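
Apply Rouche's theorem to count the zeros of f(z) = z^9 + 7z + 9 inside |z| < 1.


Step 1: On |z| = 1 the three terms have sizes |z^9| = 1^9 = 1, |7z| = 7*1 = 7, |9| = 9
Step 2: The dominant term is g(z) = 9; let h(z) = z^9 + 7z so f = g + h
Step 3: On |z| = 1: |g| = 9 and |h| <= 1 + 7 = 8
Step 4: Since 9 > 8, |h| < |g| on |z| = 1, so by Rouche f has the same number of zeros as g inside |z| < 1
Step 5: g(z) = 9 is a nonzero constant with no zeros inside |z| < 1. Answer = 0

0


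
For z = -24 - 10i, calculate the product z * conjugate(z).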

---

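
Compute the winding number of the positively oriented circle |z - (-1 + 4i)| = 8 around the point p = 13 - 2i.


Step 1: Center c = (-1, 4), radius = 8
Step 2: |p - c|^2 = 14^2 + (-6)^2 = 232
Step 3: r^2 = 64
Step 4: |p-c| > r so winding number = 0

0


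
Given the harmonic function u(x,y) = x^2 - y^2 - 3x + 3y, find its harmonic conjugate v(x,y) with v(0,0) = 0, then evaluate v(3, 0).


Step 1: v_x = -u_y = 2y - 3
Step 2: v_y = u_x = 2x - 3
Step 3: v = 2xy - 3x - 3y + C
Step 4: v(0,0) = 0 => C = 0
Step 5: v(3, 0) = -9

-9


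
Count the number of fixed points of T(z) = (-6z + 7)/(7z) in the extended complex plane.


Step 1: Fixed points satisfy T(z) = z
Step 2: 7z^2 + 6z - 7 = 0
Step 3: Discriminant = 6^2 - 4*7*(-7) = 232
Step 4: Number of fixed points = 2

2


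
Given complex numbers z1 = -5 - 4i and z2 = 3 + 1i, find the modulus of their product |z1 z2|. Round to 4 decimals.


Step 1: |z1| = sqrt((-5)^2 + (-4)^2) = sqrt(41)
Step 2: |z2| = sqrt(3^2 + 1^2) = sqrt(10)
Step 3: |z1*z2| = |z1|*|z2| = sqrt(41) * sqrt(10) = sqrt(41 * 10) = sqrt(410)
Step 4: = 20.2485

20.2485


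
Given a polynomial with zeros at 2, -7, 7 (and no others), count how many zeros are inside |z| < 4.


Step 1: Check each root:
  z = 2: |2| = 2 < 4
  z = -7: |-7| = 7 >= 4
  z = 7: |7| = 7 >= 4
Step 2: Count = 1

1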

Required work:
Beginning at the line with "Apply Rouche's theorem" and ending at the line with "For z = -24", reproduce each line of the data above exactly, and add no other lines.

Response to this task:
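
Apply Rouche's theorem to count the zeros of f(z) = z^9 + 7z + 9 inside |z| < 1.


Step 1: On |z| = 1 the three terms have sizes |z^9| = 1^9 = 1, |7z| = 7*1 = 7, |9| = 9
Step 2: The dominant term is g(z) = 9; let h(z) = z^9 + 7z so f = g + h
Step 3: On |z| = 1: |g| = 9 and |h| <= 1 + 7 = 8
Step 4: Since 9 > 8, |h| < |g| on |z| = 1, so by Rouche f has the same number of zeros as g inside |z| < 1
Step 5: g(z) = 9 is a nonzero constant with no zeros inside |z| < 1. Answer = 0

0


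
For z = -24 - 10i, calculate the product z * conjugate(z).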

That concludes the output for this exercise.